• [WHAT YOU HAVE TO DO] The whole listing is to be reproduced exactly as given.
——————
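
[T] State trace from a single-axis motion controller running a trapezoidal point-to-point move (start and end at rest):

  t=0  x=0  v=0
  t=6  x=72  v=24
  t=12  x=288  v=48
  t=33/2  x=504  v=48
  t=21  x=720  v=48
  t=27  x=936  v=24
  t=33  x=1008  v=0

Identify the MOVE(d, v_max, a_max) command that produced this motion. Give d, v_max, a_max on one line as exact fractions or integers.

final state: t=33, x=1008, v=0 → d = 1008
a_max = (24−0)/(6−0) = 4
max v = 48 over t∈[12,21] → v_max = 48
check: 48·(12+9) = 1008 ✓

d=1008 v_max=48 a_max=4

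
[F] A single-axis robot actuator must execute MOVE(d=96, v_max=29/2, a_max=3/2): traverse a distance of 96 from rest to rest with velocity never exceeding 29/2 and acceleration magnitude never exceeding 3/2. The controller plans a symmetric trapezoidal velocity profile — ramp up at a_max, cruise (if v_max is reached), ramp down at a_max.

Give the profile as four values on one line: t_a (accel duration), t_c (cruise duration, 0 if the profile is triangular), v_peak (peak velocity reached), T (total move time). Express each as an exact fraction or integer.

v_max²/a_max = (29/2)²/(3/2) = 841/6
96 < 841/6 ⇒ no cruise
v_peak = √(96·3/2) = √144 = 12
t_a = 12/(3/2) = 8; t_c = 0
T = 2·8 = 16

t_a=8 t_c=0 v_peak=12 T=16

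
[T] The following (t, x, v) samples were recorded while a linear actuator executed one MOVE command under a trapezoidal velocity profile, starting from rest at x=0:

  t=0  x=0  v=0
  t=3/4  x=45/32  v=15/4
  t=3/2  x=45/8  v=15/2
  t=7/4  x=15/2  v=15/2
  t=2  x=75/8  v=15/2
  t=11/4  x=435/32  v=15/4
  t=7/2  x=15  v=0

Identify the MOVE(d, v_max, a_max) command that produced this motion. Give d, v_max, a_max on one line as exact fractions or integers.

d=15 v_max=15/2 a_max=5

final state: t=7/2, x=15, v=0 → d = 15
a_max = (15/4−0)/(3/4−0) = 5
max v = 15/2 over t∈[3/2,2] → v_max = 15/2
check: 15/2·(3/2+1/2) = 15 ✓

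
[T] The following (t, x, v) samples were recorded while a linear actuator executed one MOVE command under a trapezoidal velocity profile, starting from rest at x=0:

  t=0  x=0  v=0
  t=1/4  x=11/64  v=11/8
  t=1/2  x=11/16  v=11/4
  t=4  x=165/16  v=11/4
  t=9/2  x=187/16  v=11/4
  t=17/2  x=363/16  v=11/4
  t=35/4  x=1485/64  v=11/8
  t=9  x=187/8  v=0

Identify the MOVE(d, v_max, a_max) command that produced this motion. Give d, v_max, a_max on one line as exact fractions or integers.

final state: t=9, x=187/8, v=0 → d = 187/8
a_max = (11/8−0)/(1/4−0) = 11/2
max v = 11/4 over t∈[1/2,17/2] → v_max = 11/4
check: 11/4·(1/2+8) = 187/8 ✓

d=187/8 v_max=11/4 a_max=11/2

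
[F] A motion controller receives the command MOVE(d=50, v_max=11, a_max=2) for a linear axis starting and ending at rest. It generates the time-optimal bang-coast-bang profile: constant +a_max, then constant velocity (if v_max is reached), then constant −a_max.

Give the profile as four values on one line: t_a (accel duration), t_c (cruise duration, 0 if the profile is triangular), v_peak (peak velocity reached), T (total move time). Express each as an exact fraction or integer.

(v_max)²/a_max = 11²/2 = 121/2
50 < 121/2 so t_c = 0
v_peak = √(50·2) = √100 = 10
t_a = 10/2 = 5; t_c = 0
T = 2·5 = 10

t_a=5 t_c=0 v_peak=10 T=10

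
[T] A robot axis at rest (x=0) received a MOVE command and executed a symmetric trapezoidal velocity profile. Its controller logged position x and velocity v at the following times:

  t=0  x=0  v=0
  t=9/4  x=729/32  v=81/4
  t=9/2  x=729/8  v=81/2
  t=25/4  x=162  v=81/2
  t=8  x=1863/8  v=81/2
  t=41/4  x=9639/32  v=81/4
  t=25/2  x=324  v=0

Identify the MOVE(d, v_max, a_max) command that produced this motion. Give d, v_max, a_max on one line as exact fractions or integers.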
——————
• [ANSWER AREA]
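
[T] State trace from a single-axis motion controller running a trapezoidal point-to-point move (start and end at rest):

  t=0  x=0  v=0
  t=6  x=72  v=24
  t=12  x=288  v=48
  t=33/2  x=504  v=48
  t=21  x=720  v=48
  t=27  x=936  v=24
  t=33  x=1008  v=0

Identify the MOVE(d, v_max, a_max) command that produced this motion. Give d, v_max, a_max on one line as exact fractions or integers.

final state: t=33, x=1008, v=0 → d = 1008
a_max = (24−0)/(6−0) = 4
max v = 48 over t∈[12,21] → v_max = 48
check: 48·(12+9) = 1008 ✓

d=1008 v_max=48 a_max=4

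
[F] A single-axis robot actuator must execute MOVE(d=96, v_max=29/2, a_max=3/2): traverse a distance of 96 from rest to rest with velocity never exceeding 29/2 and acceleration magnitude never exceeding 3/2. The controller plans a symmetric trapezoidal velocity profile — ramp up at a_max, cruise (if v_max is reached), ramp down at a_max.

Give the profile as four values on one line: t_a (accel duration), t_c (cruise duration, 0 if the profile is triangular), v_peak (peak velocity reached), T (total move time). Express each as an exact fraction or integer.

v_max²/a_max = (29/2)²/(3/2) = 841/6
96 < 841/6 ⇒ no cruise
v_peak = √(96·3/2) = √144 = 12
t_a = 12/(3/2) = 8; t_c = 0
T = 2·8 = 16

t_a=8 t_c=0 v_peak=12 T=16

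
[T] The following (t, x, v) samples were recorded while a linear actuator executed one MOVE command under a trapezoidal velocity profile, starting from rest at x=0:

  t=0  x=0  v=0
  t=3/4  x=45/32  v=15/4
  t=3/2  x=45/8  v=15/2
  t=7/4  x=15/2  v=15/2
  t=2  x=75/8  v=15/2
  t=11/4  x=435/32  v=15/4
  t=7/2  x=15  v=0

Identify the MOVE(d, v_max, a_max) command that produced this motion. Give d, v_max, a_max on one line as exact fractions or integers.

d=15 v_max=15/2 a_max=5

final state: t=7/2, x=15, v=0 → d = 15
a_max = (15/4−0)/(3/4−0) = 5
max v = 15/2 over t∈[3/2,2] → v_max = 15/2
check: 15/2·(3/2+1/2) = 15 ✓

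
[T] The following (t, x, v) samples were recorded while a linear actuator executed one MOVE command under a trapezoidal velocity profile, starting from rest at x=0:

  t=0  x=0  v=0
  t=1/4  x=11/64  v=11/8
  t=1/2  x=11/16  v=11/4
  t=4  x=165/16  v=11/4
  t=9/2  x=187/16  v=11/4
  t=17/2  x=363/16  v=11/4
  t=35/4  x=1485/64  v=11/8
  t=9  x=187/8  v=0

Identify the MOVE(d, v_max, a_max) command that produced this motion. Give d, v_max, a_max on one line as exact fractions or integers.

final state: t=9, x=187/8, v=0 → d = 187/8
a_max = (11/8−0)/(1/4−0) = 11/2
max v = 11/4 over t∈[1/2,17/2] → v_max = 11/4
check: 11/4·(1/2+8) = 187/8 ✓

d=187/8 v_max=11/4 a_max=11/2

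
[F] A motion controller receives the command MOVE(d=50, v_max=11, a_max=2) for a linear axis starting and ending at rest. It generates the time-optimal bang-coast-bang profile: constant +a_max, then constant velocity (if v_max is reached), then constant −a_max.

Give the profile as four values on one line: t_a (accel duration), t_c (cruise duration, 0 if the profile is triangular), v_peak (peak velocity reached), T (total move time). Express each as an exact fraction or integer.

(v_max)²/a_max = 11²/2 = 121/2
50 < 121/2 so t_c = 0
v_peak = √(50·2) = √100 = 10
t_a = 10/2 = 5; t_c = 0
T = 2·5 = 10

t_a=5 t_c=0 v_peak=10 T=10

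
[T] A robot axis at rest (x=0) received a MOVE command and executed a symmetric trapezoidal velocity profile. Its controller logged position x and velocity v at the following times:

  t=0  x=0  v=0
  t=9/4  x=729/32  v=81/4
  t=9/2  x=729/8  v=81/2
  t=25/4  x=162  v=81/2
  t=8  x=1863/8  v=81/2
  t=41/4  x=9639/32  v=81/4
  t=25/2  x=324  v=0

Identify the MOVE(d, v_max, a_max) command that produced this motion. Give d, v_max, a_max on one line as exact fractions or integers.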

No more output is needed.